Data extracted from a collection

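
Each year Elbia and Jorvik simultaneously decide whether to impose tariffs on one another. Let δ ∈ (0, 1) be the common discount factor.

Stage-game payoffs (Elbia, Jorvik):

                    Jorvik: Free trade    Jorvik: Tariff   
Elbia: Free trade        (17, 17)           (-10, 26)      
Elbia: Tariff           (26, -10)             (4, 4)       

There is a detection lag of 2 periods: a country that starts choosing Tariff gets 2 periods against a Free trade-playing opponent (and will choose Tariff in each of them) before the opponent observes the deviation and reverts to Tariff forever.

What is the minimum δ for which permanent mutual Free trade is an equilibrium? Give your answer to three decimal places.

The best deviation is to choose Tariff for all 2 undetected periods, earning 26 each, then 4 forever once detected.
Deviation value: 26(1−δ^2)/(1−δ) + 4δ^2/(1−δ); cooperation value: 17/(1−δ).
IC: 17 ≥ 26(1−δ^2) + 4δ^2 = 26 − 22δ^2.
So δ^2 ≥ 9/22, giving δ ≥ (9/22)^(1/2) ≈ 0.640.

0.640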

(Task to carry out):
The required output is each line of the entries that contains the word "Jorvik".

(Result for this task):
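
Each year Elbia and Jorvik simultaneously decide whether to impose tariffs on one another. Let δ ∈ (0, 1) be the common discount factor.
Stage-game payoffs (Elbia, Jorvik):
                    Jorvik: Free trade    Jorvik: Tariff   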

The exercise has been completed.